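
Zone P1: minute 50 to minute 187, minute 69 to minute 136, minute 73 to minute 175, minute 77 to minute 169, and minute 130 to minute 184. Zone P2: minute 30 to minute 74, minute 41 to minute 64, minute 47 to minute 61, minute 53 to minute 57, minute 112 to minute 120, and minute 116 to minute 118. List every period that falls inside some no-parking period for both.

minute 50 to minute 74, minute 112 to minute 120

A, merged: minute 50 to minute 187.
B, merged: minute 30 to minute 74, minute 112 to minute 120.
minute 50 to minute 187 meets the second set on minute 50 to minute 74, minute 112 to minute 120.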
◇ ◇ ◇ ◇
EXERCISE. Reproduce every entry above without a single alteration.

RESPONSE BELOW.
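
Zone P1: minute 50 to minute 187, minute 69 to minute 136, minute 73 to minute 175, minute 77 to minute 169, and minute 130 to minute 184. Zone P2: minute 30 to minute 74, minute 41 to minute 64, minute 47 to minute 61, minute 53 to minute 57, minute 112 to minute 120, and minute 116 to minute 118. List every period that falls inside some no-parking period for both.

minute 50 to minute 74, minute 112 to minute 120

A, merged: minute 50 to minute 187.
B, merged: minute 30 to minute 74, minute 112 to minute 120.
minute 50 to minute 187 meets the second set on minute 50 to minute 74, minute 112 to minute 120.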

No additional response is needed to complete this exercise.